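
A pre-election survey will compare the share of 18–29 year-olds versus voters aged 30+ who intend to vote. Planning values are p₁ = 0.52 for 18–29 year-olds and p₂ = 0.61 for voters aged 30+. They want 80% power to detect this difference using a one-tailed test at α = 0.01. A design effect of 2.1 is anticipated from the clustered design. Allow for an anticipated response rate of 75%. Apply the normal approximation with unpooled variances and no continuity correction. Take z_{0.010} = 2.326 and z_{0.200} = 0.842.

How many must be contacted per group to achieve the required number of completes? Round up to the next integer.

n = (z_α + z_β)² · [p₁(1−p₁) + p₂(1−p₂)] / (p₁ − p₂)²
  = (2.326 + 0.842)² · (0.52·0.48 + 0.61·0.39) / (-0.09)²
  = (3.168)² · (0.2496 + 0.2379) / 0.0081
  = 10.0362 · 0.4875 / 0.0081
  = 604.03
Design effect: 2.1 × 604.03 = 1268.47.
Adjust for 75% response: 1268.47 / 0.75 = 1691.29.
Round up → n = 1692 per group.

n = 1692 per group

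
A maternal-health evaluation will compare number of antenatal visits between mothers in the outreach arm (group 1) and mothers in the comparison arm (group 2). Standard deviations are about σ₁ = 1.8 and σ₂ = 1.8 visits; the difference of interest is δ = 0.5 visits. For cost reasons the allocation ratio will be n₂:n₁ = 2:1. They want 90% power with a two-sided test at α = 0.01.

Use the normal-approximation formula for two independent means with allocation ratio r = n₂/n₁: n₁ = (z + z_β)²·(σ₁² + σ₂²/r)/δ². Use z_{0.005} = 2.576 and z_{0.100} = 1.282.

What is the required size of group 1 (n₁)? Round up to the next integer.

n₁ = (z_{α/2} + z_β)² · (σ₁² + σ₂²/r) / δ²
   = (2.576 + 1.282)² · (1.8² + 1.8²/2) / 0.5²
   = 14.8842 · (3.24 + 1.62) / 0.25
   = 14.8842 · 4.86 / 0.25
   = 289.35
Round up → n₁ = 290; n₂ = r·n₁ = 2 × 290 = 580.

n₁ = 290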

..........

◆ Work order: The records above are to be copied in full, exactly as written.

◆ Exercise output:
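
A pre-election survey will compare the share of 18–29 year-olds versus voters aged 30+ who intend to vote. Planning values are p₁ = 0.52 for 18–29 year-olds and p₂ = 0.61 for voters aged 30+. They want 80% power to detect this difference using a one-tailed test at α = 0.01. A design effect of 2.1 is anticipated from the clustered design. Allow for an anticipated response rate of 75%. Apply the normal approximation with unpooled variances and no continuity correction. Take z_{0.010} = 2.326 and z_{0.200} = 0.842.

How many must be contacted per group to achieve the required number of completes? Round up to the next integer.

n = (z_α + z_β)² · [p₁(1−p₁) + p₂(1−p₂)] / (p₁ − p₂)²
  = (2.326 + 0.842)² · (0.52·0.48 + 0.61·0.39) / (-0.09)²
  = (3.168)² · (0.2496 + 0.2379) / 0.0081
  = 10.0362 · 0.4875 / 0.0081
  = 604.03
Design effect: 2.1 × 604.03 = 1268.47.
Adjust for 75% response: 1268.47 / 0.75 = 1691.29.
Round up → n = 1692 per group.

n = 1692 per group

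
A maternal-health evaluation will compare number of antenatal visits between mothers in the outreach arm (group 1) and mothers in the comparison arm (group 2). Standard deviations are about σ₁ = 1.8 and σ₂ = 1.8 visits; the difference of interest is δ = 0.5 visits. For cost reasons the allocation ratio will be n₂:n₁ = 2:1. They want 90% power with a two-sided test at α = 0.01.

Use the normal-approximation formula for two independent means with allocation ratio r = n₂/n₁: n₁ = (z + z_β)²·(σ₁² + σ₂²/r)/δ². Use z_{0.005} = 2.576 and z_{0.100} = 1.282.

What is the required size of group 1 (n₁)? Round up to the next integer.

n₁ = (z_{α/2} + z_β)² · (σ₁² + σ₂²/r) / δ²
   = (2.576 + 1.282)² · (1.8² + 1.8²/2) / 0.5²
   = 14.8842 · (3.24 + 1.62) / 0.25
   = 14.8842 · 4.86 / 0.25
   = 289.35
Round up → n₁ = 290; n₂ = r·n₁ = 2 × 290 = 580.

n₁ = 290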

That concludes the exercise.